▶ **EXERCISE DIRECTIONS**
Below is some data. Retype exactly the lines starting at the one with "Let K = f(z, E)², f(V, N)" and ending at the one with "Let 3 + k(o)".

▶ **DATASET EXTRACT**
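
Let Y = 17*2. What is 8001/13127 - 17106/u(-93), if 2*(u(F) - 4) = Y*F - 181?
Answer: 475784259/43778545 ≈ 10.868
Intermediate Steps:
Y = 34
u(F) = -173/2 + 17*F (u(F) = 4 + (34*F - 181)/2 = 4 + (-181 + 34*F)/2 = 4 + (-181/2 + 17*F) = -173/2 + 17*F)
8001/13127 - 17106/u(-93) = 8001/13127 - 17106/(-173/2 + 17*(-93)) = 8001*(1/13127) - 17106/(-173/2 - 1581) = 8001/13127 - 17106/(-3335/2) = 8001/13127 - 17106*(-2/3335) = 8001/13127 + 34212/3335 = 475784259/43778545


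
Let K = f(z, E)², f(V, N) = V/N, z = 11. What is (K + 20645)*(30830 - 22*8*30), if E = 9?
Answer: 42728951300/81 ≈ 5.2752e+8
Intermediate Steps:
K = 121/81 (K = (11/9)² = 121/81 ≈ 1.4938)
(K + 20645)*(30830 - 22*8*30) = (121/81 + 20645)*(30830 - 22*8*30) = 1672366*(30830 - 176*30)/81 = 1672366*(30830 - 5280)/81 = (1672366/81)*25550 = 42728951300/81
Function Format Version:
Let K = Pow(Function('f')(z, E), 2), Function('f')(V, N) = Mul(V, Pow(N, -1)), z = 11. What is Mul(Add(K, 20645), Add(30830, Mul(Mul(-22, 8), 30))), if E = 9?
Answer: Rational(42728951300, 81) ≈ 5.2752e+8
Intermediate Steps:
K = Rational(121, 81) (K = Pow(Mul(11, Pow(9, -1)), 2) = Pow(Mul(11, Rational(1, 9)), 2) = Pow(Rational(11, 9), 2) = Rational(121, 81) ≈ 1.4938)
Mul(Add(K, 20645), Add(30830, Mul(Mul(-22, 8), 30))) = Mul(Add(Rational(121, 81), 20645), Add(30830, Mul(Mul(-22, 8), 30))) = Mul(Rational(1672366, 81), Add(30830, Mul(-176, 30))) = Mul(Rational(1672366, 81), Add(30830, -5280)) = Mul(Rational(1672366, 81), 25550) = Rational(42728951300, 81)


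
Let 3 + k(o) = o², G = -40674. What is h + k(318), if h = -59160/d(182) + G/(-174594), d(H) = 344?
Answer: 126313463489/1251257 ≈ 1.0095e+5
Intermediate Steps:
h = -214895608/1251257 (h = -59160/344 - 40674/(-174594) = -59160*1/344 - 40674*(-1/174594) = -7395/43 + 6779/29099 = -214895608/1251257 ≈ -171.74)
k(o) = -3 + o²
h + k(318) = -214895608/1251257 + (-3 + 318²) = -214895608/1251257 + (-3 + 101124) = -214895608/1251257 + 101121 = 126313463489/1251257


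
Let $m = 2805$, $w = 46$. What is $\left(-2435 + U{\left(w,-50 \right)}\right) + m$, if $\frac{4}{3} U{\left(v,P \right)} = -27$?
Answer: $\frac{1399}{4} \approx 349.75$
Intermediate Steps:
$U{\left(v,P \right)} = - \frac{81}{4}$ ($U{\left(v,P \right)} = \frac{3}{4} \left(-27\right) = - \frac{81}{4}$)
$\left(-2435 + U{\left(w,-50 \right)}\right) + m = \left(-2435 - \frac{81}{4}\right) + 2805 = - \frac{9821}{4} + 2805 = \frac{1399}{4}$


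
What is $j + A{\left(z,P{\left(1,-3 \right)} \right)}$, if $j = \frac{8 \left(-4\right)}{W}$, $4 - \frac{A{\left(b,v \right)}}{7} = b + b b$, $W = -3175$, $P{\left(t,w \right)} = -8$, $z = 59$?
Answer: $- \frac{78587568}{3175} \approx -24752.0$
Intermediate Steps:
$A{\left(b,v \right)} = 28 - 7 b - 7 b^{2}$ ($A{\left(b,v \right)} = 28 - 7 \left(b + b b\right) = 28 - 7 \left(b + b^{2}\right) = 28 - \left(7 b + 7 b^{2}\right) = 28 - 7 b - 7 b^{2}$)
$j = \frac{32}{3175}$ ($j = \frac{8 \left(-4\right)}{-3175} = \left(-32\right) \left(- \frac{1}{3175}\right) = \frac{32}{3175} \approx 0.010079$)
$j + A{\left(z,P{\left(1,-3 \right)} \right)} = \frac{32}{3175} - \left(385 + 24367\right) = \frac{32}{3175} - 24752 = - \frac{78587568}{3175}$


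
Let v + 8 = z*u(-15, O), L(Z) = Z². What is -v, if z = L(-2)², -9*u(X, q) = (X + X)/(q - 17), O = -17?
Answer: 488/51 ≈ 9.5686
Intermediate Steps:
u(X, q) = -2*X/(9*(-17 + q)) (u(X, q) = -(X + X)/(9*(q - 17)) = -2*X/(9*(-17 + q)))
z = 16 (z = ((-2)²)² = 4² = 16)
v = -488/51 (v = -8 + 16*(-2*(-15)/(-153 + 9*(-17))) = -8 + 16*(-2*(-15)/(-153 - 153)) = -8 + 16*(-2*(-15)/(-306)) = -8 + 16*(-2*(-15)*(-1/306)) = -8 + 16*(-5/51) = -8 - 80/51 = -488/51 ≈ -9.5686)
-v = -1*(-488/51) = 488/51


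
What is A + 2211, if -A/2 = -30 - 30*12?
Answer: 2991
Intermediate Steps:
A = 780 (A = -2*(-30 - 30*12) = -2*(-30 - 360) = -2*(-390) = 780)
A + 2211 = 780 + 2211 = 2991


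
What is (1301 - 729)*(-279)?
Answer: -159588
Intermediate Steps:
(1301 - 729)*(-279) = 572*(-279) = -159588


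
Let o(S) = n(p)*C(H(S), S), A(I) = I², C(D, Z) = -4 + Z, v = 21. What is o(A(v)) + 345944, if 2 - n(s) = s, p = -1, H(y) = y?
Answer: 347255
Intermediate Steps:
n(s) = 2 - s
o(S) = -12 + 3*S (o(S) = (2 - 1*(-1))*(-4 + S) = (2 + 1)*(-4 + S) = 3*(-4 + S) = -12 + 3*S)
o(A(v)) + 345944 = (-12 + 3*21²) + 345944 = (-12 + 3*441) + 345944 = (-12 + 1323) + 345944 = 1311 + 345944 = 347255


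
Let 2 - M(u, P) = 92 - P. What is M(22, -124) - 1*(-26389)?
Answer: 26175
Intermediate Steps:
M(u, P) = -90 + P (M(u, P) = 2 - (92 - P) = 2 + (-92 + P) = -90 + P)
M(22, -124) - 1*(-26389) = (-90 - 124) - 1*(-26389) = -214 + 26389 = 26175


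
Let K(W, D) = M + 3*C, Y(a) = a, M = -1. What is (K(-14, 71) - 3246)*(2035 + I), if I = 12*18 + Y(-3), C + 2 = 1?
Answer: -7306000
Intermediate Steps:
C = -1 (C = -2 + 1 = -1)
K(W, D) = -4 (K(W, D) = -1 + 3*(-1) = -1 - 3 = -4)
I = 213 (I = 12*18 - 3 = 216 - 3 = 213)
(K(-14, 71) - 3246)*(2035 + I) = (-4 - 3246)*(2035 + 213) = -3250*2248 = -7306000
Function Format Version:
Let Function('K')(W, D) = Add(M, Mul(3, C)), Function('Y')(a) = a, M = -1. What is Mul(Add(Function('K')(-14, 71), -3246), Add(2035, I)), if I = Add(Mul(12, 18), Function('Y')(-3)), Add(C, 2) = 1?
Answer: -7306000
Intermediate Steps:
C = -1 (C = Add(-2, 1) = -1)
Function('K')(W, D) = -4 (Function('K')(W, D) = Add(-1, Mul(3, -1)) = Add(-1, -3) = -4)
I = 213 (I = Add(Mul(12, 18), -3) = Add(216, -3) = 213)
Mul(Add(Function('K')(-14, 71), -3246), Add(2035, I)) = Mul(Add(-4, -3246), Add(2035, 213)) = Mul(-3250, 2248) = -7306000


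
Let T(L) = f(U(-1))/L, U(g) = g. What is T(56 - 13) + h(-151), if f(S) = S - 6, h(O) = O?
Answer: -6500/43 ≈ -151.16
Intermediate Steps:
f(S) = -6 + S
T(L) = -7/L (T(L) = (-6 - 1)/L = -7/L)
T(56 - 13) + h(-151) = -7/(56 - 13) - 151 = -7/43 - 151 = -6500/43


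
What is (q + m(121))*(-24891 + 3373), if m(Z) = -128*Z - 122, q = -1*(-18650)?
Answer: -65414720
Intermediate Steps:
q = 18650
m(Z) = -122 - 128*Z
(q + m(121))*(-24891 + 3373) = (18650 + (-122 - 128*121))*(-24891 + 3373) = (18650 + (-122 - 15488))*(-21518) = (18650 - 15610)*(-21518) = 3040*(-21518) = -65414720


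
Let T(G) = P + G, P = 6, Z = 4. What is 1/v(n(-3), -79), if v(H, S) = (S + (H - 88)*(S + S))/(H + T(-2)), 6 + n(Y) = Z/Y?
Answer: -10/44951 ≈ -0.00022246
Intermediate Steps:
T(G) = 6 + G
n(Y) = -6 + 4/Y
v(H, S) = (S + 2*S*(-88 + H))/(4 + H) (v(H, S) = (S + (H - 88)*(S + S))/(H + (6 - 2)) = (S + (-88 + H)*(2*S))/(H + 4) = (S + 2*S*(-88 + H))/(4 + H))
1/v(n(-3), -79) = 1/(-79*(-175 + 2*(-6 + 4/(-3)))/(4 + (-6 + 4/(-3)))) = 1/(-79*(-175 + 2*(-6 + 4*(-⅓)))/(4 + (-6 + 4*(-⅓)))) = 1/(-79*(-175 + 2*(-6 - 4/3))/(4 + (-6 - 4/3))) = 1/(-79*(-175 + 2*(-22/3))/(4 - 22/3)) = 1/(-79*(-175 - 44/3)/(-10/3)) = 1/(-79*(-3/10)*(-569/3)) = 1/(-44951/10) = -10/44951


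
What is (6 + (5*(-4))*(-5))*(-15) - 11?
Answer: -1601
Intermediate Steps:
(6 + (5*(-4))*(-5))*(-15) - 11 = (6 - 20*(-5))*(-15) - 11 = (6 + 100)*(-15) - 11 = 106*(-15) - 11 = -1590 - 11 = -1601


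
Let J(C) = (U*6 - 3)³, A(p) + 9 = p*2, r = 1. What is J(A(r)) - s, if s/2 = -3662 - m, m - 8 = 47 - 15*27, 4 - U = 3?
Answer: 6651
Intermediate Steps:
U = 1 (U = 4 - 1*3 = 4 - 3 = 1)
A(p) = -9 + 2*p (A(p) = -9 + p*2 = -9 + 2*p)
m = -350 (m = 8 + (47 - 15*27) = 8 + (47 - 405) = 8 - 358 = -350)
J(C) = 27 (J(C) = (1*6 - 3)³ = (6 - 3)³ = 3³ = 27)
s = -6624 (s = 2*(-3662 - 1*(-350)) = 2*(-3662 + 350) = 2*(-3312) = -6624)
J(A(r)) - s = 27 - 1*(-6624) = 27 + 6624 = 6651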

* * *

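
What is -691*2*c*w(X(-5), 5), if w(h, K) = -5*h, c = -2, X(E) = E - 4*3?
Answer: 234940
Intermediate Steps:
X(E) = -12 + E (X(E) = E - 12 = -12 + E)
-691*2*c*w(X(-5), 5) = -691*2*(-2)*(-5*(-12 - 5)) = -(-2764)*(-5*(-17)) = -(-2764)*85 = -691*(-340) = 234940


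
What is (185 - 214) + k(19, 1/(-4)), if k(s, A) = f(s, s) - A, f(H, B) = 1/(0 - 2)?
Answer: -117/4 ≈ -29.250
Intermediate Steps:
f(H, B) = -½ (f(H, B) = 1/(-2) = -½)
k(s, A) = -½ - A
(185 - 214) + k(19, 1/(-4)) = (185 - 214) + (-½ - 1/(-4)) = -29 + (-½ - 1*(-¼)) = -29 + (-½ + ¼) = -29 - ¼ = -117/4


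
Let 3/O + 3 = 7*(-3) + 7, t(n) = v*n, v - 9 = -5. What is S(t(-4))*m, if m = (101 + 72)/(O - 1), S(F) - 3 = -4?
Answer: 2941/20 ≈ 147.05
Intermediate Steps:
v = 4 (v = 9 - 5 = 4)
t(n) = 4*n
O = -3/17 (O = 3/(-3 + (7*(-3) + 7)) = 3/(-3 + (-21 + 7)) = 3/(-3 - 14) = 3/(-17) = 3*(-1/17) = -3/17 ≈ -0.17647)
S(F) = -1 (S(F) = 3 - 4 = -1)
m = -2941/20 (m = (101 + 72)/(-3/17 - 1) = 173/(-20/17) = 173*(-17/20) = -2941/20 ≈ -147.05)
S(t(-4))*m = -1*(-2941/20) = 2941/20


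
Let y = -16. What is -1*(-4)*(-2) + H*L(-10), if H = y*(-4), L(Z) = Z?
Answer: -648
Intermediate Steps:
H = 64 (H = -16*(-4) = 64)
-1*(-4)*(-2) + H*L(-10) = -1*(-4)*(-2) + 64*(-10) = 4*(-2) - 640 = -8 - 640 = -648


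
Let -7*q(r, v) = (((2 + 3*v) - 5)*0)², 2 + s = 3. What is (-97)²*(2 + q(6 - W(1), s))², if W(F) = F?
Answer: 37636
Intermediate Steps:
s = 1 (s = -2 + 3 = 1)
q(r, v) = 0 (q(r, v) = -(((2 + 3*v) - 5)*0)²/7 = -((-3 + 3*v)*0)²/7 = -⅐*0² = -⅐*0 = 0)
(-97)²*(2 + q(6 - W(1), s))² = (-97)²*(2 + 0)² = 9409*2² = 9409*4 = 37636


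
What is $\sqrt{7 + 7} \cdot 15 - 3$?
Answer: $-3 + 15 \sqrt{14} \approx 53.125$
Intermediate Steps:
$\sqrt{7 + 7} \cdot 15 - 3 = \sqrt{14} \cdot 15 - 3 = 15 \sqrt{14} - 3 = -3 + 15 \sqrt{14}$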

▶ **ANSWER SECTION**
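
Let K = f(z, E)², f(V, N) = V/N, z = 11. What is (K + 20645)*(30830 - 22*8*30), if E = 9?
Answer: 42728951300/81 ≈ 5.2752e+8
Intermediate Steps:
K = 121/81 (K = (11/9)² = 121/81 ≈ 1.4938)
(K + 20645)*(30830 - 22*8*30) = (121/81 + 20645)*(30830 - 22*8*30) = 1672366*(30830 - 176*30)/81 = 1672366*(30830 - 5280)/81 = (1672366/81)*25550 = 42728951300/81
Function Format Version:
Let K = Pow(Function('f')(z, E), 2), Function('f')(V, N) = Mul(V, Pow(N, -1)), z = 11. What is Mul(Add(K, 20645), Add(30830, Mul(Mul(-22, 8), 30))), if E = 9?
Answer: Rational(42728951300, 81) ≈ 5.2752e+8
Intermediate Steps:
K = Rational(121, 81) (K = Pow(Mul(11, Pow(9, -1)), 2) = Pow(Mul(11, Rational(1, 9)), 2) = Pow(Rational(11, 9), 2) = Rational(121, 81) ≈ 1.4938)
Mul(Add(K, 20645), Add(30830, Mul(Mul(-22, 8), 30))) = Mul(Add(Rational(121, 81), 20645), Add(30830, Mul(Mul(-22, 8), 30))) = Mul(Rational(1672366, 81), Add(30830, Mul(-176, 30))) = Mul(Rational(1672366, 81), Add(30830, -5280)) = Mul(Rational(1672366, 81), 25550) = Rational(42728951300, 81)


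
Let 3 + k(o) = o², G = -40674. What is h + k(318), if h = -59160/d(182) + G/(-174594), d(H) = 344?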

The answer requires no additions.